What the exercise asks
Print each entry exactly, all the way through.

Records shown
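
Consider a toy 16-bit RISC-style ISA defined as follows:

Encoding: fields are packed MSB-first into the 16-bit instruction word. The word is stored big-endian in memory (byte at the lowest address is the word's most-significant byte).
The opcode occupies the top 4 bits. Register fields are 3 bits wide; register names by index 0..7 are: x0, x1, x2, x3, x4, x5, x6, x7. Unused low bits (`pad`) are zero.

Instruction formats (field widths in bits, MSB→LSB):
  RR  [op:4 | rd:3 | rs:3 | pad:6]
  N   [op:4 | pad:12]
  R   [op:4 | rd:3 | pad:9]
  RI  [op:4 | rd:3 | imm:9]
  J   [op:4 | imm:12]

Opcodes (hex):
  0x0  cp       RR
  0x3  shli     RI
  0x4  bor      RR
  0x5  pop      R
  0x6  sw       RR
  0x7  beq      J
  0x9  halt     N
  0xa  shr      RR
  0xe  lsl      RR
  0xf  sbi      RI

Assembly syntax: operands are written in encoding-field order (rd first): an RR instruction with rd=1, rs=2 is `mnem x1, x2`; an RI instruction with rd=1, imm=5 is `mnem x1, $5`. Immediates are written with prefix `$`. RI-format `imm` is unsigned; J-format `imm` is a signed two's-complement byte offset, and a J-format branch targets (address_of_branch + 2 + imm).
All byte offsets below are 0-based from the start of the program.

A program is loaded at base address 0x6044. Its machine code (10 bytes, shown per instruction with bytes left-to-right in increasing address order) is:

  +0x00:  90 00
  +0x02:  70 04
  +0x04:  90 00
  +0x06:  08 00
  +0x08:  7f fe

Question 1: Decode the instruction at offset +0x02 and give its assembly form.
beq $4

@+02  big-endian(70 04) = 0x7004
  opcode bits[15:12]=0x7: beq/J
  imm: (w>>0)&0xfff=0x4 → $4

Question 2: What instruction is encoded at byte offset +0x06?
cp x4, x0

@+06  big-endian(08 00) = 0x0800
  top 4b → 0x0 → cp [RR]
  rd@[11:9]=0x4 ⇒ x4
  rs@[8:6]=0x0 ⇒ x0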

Task solution
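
Consider a toy 16-bit RISC-style ISA defined as follows:

Encoding: fields are packed MSB-first into the 16-bit instruction word. The word is stored big-endian in memory (byte at the lowest address is the word's most-significant byte).
The opcode occupies the top 4 bits. Register fields are 3 bits wide; register names by index 0..7 are: x0, x1, x2, x3, x4, x5, x6, x7. Unused low bits (`pad`) are zero.

Instruction formats (field widths in bits, MSB→LSB):
  RR  [op:4 | rd:3 | rs:3 | pad:6]
  N   [op:4 | pad:12]
  R   [op:4 | rd:3 | pad:9]
  RI  [op:4 | rd:3 | imm:9]
  J   [op:4 | imm:12]

Opcodes (hex):
  0x0  cp       RR
  0x3  shli     RI
  0x4  bor      RR
  0x5  pop      R
  0x6  sw       RR
  0x7  beq      J
  0x9  halt     N
  0xa  shr      RR
  0xe  lsl      RR
  0xf  sbi      RI

Assembly syntax: operands are written in encoding-field order (rd first): an RR instruction with rd=1, rs=2 is `mnem x1, x2`; an RI instruction with rd=1, imm=5 is `mnem x1, $5`. Immediates are written with prefix `$`. RI-format `imm` is unsigned; J-format `imm` is a signed two's-complement byte offset, and a J-format branch targets (address_of_branch + 2 + imm).
All byte offsets below are 0-based from the start of the program.

A program is loaded at base address 0x6044. Its machine code (10 bytes, shown per instruction with bytes left-to-right in increasing address order) is:

  +0x00:  90 00
  +0x02:  70 04
  +0x04:  90 00
  +0x06:  08 00
  +0x08:  7f fe

Question 1: Decode the instruction at offset +0x02 and give its assembly form.
beq $4

@+02  big-endian(70 04) = 0x7004
  opcode bits[15:12]=0x7: beq/J
  imm: (w>>0)&0xfff=0x4 → $4

Question 2: What instruction is encoded at byte offset +0x06?
cp x4, x0

@+06  big-endian(08 00) = 0x0800
  top 4b → 0x0 → cp [RR]
  rd@[11:9]=0x4 ⇒ x4
  rs@[8:6]=0x0 ⇒ x0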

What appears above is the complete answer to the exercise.